Task requirements: Could you print every line from the first one of the records below through the line containing "Final demand is", with both included and nothing else?

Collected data
[Start of Attachment]

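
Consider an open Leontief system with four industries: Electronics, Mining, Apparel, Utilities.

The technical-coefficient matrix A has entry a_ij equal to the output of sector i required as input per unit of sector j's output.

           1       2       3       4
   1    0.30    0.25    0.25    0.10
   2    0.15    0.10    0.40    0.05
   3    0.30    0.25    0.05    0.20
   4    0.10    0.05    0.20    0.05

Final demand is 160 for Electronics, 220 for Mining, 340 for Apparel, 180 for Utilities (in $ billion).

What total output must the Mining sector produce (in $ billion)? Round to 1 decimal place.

I − A =
  [   0.70    -0.25    -0.25    -0.10]
  [  -0.15     0.90    -0.40    -0.05]
  [  -0.30    -0.25     0.95    -0.20]
  [  -0.10    -0.05    -0.20     0.95]
Compute the cofactors C_ij = (−1)^(i+j)·(3×3 minor ij) of I−A; the adjugate is their transpose:
adj(I−A) = Cᵀ =
  [ 0.672375   0.287250   0.330625   0.155500]
  [ 0.259125   0.512000   0.308875   0.119250]
  [ 0.312125   0.248500   0.550125   0.161750]
  [ 0.150125   0.109500   0.166875   0.386000]
det(I−A) = Σ_j (I−A)_1j·C_1j = (0.70)(0.672375) + (-0.25)(0.259125) + (-0.25)(0.312125) + (-0.10)(0.150125) = 0.3128375
(I − A)⁻¹ = adj(I−A) / det(I−A) ≈
  [   2.1493     0.9182     1.0569     0.4971]
  [   0.8283     1.6366     0.9873     0.3812]
  [   0.9977     0.7943     1.7585     0.5170]
  [   0.4799     0.3500     0.5334     1.2339]
x = (I − A)⁻¹ d = adj(I−A)·d / det(I−A), with det(I−A) = 0.3128375:
  x_1 = (0.672375·160 + 0.287250·220 + 0.330625·340 + 0.155500·180) / 0.3128375 = 311.1775 / 0.3128375 ≈ 994.7
  x_2 = (0.259125·160 + 0.512000·220 + 0.308875·340 + 0.119250·180) / 0.3128375 = 280.5825 / 0.3128375 ≈ 896.9
  x_3 = (0.312125·160 + 0.248500·220 + 0.550125·340 + 0.161750·180) / 0.3128375 = 320.7675 / 0.3128375 ≈ 1025.3
  x_4 = (0.150125·160 + 0.109500·220 + 0.166875·340 + 0.386000·180) / 0.3128375 = 174.3275 / 0.3128375 ≈ 557.2

x_2 = 896.9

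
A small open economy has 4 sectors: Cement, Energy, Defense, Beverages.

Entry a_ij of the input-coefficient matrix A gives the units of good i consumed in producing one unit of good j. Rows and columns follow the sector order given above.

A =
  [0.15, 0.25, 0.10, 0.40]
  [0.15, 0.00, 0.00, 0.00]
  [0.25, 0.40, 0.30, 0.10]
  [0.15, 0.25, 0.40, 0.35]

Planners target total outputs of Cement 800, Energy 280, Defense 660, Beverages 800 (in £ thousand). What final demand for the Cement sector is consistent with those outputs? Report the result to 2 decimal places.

d_1 = 224.00

I − A =
  [   0.85    -0.25    -0.10    -0.40]
  [  -0.15     1.00     0.00     0.00]
  [  -0.25    -0.40     0.70    -0.10]
  [  -0.15    -0.25    -0.40     0.65]
d = (I − A) x:
  d_1 = (+0.85)·800 + (-0.25)·280 + (-0.10)·660 + (-0.40)·800 = 224.00
  d_2 = (-0.15)·800 + (+1.00)·280 + (+0.00)·660 + (+0.00)·800 = 160.00
  d_3 = (-0.25)·800 + (-0.40)·280 + (+0.70)·660 + (-0.10)·800 = 70.00
  d_4 = (-0.15)·800 + (-0.25)·280 + (-0.40)·660 + (+0.65)·800 = 66.00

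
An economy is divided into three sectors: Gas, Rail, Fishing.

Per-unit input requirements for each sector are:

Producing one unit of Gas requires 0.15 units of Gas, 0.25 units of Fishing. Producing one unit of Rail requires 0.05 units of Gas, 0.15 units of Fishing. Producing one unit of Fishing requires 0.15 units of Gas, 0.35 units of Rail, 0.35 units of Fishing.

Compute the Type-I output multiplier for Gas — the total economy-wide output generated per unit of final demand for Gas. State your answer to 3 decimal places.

I − A =
  [   0.85    -0.05    -0.15]
  [   0.00     1.00    -0.35]
  [  -0.25    -0.15     0.65]
Cofactors of I−A, C_ij = (−1)^(i+j)·(minor ij) (rows/columns in the sector order above):
  C_11 = (1.00)(0.65) − (-0.35)(-0.15) = 0.5975
  C_12 = −[(0.00)(0.65) − (-0.35)(-0.25)] = 0.0875
  C_13 = (0.00)(-0.15) − (1.00)(-0.25) = 0.2500
  C_21 = −[(-0.05)(0.65) − (-0.15)(-0.15)] = 0.0550
  C_22 = (0.85)(0.65) − (-0.15)(-0.25) = 0.5150
  C_23 = −[(0.85)(-0.15) − (-0.05)(-0.25)] = 0.1400
  C_31 = (-0.05)(-0.35) − (-0.15)(1.00) = 0.1675
  C_32 = −[(0.85)(-0.35) − (-0.15)(0.00)] = 0.2975
  C_33 = (0.85)(1.00) − (-0.05)(0.00) = 0.8500
det(I−A) = Σ_j (I−A)_1j·C_1j = (0.85)(0.5975) + (-0.05)(0.0875) + (-0.15)(0.2500) = 0.4660
adj(I−A) = Cᵀ =
  [ 0.5975   0.0550   0.1675]
  [ 0.0875   0.5150   0.2975]
  [ 0.2500   0.1400   0.8500]
(I − A)⁻¹ = adj(I−A) / det(I−A) ≈
  [   1.2822     0.1180     0.3594]
  [   0.1878     1.1052     0.6384]
  [   0.5365     0.3004     1.8240]
The output multiplier for sector j is the column-j sum of the Leontief inverse (I − A)⁻¹ = adj(I−A) / det(I−A).
Column G of adj(I−A): (0.5975, 0.0875, 0.2500); det(I−A) = 0.4660.
m_G = (0.5975 + 0.0875 + 0.2500) / 0.4660 = 0.935 / 0.4660 ≈ 2.006.

m_G = 2.006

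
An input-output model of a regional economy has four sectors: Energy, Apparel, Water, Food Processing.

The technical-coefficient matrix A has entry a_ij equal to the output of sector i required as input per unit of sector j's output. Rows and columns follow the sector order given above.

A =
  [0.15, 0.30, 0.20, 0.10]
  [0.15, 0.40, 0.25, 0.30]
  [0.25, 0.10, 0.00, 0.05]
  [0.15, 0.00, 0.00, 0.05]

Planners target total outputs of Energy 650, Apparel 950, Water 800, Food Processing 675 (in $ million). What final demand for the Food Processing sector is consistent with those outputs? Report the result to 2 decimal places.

d_4 = 543.75

I − A =
  [   0.85    -0.30    -0.20    -0.10]
  [  -0.15     0.60    -0.25    -0.30]
  [  -0.25    -0.10     1.00    -0.05]
  [  -0.15     0.00     0.00     0.95]
d = (I − A) x:
  d_1 = (+0.85)·650 + (-0.30)·950 + (-0.20)·800 + (-0.10)·675 = 40.00
  d_2 = (-0.15)·650 + (+0.60)·950 + (-0.25)·800 + (-0.30)·675 = 70.00
  d_3 = (-0.25)·650 + (-0.10)·950 + (+1.00)·800 + (-0.05)·675 = 508.75
  d_4 = (-0.15)·650 + (+0.00)·950 + (+0.00)·800 + (+0.95)·675 = 543.75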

[End of Attachment]

Exercise solution:
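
Consider an open Leontief system with four industries: Electronics, Mining, Apparel, Utilities.

The technical-coefficient matrix A has entry a_ij equal to the output of sector i required as input per unit of sector j's output.

           1       2       3       4
   1    0.30    0.25    0.25    0.10
   2    0.15    0.10    0.40    0.05
   3    0.30    0.25    0.05    0.20
   4    0.10    0.05    0.20    0.05

Final demand is 160 for Electronics, 220 for Mining, 340 for Apparel, 180 for Utilities (in $ billion).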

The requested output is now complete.